STUDY MATERIAL:
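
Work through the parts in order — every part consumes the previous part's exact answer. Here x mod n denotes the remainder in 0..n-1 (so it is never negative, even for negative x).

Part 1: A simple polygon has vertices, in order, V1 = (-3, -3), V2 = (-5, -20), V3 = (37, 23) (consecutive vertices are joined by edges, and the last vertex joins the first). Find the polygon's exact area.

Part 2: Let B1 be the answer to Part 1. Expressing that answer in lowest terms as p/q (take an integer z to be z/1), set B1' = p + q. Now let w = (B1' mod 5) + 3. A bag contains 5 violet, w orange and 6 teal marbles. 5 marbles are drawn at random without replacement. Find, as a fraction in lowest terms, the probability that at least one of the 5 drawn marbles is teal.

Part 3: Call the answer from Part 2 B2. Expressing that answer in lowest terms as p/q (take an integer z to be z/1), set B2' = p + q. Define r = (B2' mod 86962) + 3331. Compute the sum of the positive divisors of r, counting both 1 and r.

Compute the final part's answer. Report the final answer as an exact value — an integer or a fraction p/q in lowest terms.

3614

Part 1: cross terms: (-3*-20 - -5*-3)=45, (-5*23 - 37*-20)=625, (37*-3 - -3*23)=-42; twice the area = |628| = 628; area = 314; answer 314
Part 2: B1 = 314; threaded value p + q = 315; w = 3; total draws C(14,5) = 2002; complement C(8,5) = 56; favorable 2002 - 56 = 1946; P = 139/143; answer 139/143
Part 3: B2 = 139/143; threaded value p + q = 282; r = 3613; 3613 is prime, so its only divisors are 1 and 3613; sigma = 1 + 3613 = 3614; answer 3614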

WORK INSTRUCTION:
Although the records may continue, retype only the lines from the first one through the one containing "Part 3: Call", exactly as they appear.

ANSWER TO THIS EXERCISE:
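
Work through the parts in order — every part consumes the previous part's exact answer. Here x mod n denotes the remainder in 0..n-1 (so it is never negative, even for negative x).

Part 1: A simple polygon has vertices, in order, V1 = (-3, -3), V2 = (-5, -20), V3 = (37, 23) (consecutive vertices are joined by edges, and the last vertex joins the first). Find the polygon's exact area.

Part 2: Let B1 be the answer to Part 1. Expressing that answer in lowest terms as p/q (take an integer z to be z/1), set B1' = p + q. Now let w = (B1' mod 5) + 3. A bag contains 5 violet, w orange and 6 teal marbles. 5 marbles are drawn at random without replacement. Find, as a fraction in lowest terms, the probability that at least one of the 5 drawn marbles is teal.

Part 3: Call the answer from Part 2 B2. Expressing that answer in lowest terms as p/q (take an integer z to be z/1), set B2' = p + q. Define r = (B2' mod 86962) + 3331. Compute the sum of the positive divisors of r, counting both 1 and r.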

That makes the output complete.